_TASK DETAILS_
Could you reproduce the lines below from the one with "Ningbo | 1297.00 |" through the one with "handling | 1375.28 |"? Keep both ends and add nothing.

*** GIVEN ENTRIES ***

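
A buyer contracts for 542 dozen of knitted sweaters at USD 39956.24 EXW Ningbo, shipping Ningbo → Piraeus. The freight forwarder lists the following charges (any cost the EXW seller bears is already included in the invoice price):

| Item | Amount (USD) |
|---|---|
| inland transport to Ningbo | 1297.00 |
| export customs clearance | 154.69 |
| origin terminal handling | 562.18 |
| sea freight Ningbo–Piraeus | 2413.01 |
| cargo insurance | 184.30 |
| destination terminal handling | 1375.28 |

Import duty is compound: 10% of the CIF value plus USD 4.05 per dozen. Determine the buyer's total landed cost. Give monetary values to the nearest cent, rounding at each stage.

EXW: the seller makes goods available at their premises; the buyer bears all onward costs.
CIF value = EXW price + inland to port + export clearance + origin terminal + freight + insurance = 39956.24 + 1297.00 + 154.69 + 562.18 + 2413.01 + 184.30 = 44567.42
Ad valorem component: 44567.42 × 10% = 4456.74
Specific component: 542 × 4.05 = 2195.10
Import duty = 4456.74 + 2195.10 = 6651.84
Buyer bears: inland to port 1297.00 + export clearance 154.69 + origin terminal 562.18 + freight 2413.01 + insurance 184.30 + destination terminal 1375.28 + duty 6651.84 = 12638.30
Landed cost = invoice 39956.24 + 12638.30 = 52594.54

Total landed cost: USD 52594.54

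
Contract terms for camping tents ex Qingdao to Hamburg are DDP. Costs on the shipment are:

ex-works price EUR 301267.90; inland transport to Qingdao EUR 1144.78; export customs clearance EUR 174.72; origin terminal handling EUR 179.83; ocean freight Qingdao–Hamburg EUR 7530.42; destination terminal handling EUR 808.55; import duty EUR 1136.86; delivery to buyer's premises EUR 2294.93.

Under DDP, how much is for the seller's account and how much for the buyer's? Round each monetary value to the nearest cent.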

***

_SOLUTION BELOW_
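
| inland transport to Ningbo | 1297.00 |
| export customs clearance | 154.69 |
| origin terminal handling | 562.18 |
| sea freight Ningbo–Piraeus | 2413.01 |
| cargo insurance | 184.30 |
| destination terminal handling | 1375.28 |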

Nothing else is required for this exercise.